(Records shown):
[Start of section]
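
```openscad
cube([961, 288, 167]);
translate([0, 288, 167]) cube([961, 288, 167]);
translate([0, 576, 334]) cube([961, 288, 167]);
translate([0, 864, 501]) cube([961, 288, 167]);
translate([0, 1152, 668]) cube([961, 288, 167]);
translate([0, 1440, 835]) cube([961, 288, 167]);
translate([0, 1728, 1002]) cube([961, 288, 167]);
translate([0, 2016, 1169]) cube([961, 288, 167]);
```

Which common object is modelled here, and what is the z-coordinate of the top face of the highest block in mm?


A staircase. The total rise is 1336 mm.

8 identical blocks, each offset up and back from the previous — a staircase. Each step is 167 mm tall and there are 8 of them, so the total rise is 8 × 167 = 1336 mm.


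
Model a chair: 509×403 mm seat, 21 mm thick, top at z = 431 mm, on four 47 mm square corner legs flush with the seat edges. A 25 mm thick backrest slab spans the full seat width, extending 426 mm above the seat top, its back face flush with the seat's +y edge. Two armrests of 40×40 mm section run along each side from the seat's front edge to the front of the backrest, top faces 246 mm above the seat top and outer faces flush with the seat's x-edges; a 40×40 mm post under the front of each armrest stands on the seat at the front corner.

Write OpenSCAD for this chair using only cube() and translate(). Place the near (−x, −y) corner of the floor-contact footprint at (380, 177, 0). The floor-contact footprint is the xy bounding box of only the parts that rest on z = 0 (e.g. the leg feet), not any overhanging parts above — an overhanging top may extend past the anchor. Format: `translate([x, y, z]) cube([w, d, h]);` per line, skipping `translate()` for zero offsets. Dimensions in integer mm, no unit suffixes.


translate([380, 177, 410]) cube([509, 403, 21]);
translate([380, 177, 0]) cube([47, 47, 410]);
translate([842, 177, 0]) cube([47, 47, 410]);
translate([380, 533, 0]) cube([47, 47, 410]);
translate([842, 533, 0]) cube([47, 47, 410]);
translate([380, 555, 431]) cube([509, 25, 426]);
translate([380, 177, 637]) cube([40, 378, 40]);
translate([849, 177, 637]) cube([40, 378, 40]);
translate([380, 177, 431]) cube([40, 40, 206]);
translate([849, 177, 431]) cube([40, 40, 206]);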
[End of section]
(Work request):
The complete data above is to be written out again as it stands.

(Answer to this exercise):
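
```openscad
cube([961, 288, 167]);
translate([0, 288, 167]) cube([961, 288, 167]);
translate([0, 576, 334]) cube([961, 288, 167]);
translate([0, 864, 501]) cube([961, 288, 167]);
translate([0, 1152, 668]) cube([961, 288, 167]);
translate([0, 1440, 835]) cube([961, 288, 167]);
translate([0, 1728, 1002]) cube([961, 288, 167]);
translate([0, 2016, 1169]) cube([961, 288, 167]);
```

Which common object is modelled here, and what is the z-coordinate of the top face of the highest block in mm?


A staircase. The total rise is 1336 mm.

8 identical blocks, each offset up and back from the previous — a staircase. Each step is 167 mm tall and there are 8 of them, so the total rise is 8 × 167 = 1336 mm.


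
Model a chair: 509×403 mm seat, 21 mm thick, top at z = 431 mm, on four 47 mm square corner legs flush with the seat edges. A 25 mm thick backrest slab spans the full seat width, extending 426 mm above the seat top, its back face flush with the seat's +y edge. Two armrests of 40×40 mm section run along each side from the seat's front edge to the front of the backrest, top faces 246 mm above the seat top and outer faces flush with the seat's x-edges; a 40×40 mm post under the front of each armrest stands on the seat at the front corner.

Write OpenSCAD for this chair using only cube() and translate(). Place the near (−x, −y) corner of the floor-contact footprint at (380, 177, 0). The floor-contact footprint is the xy bounding box of only the parts that rest on z = 0 (e.g. the leg feet), not any overhanging parts above — an overhanging top may extend past the anchor. Format: `translate([x, y, z]) cube([w, d, h]);` per line, skipping `translate()` for zero offsets. Dimensions in integer mm, no unit suffixes.


translate([380, 177, 410]) cube([509, 403, 21]);
translate([380, 177, 0]) cube([47, 47, 410]);
translate([842, 177, 0]) cube([47, 47, 410]);
translate([380, 533, 0]) cube([47, 47, 410]);
translate([842, 533, 0]) cube([47, 47, 410]);
translate([380, 555, 431]) cube([509, 25, 426]);
translate([380, 177, 637]) cube([40, 378, 40]);
translate([849, 177, 637]) cube([40, 378, 40]);
translate([380, 177, 431]) cube([40, 40, 206]);
translate([849, 177, 431]) cube([40, 40, 206]);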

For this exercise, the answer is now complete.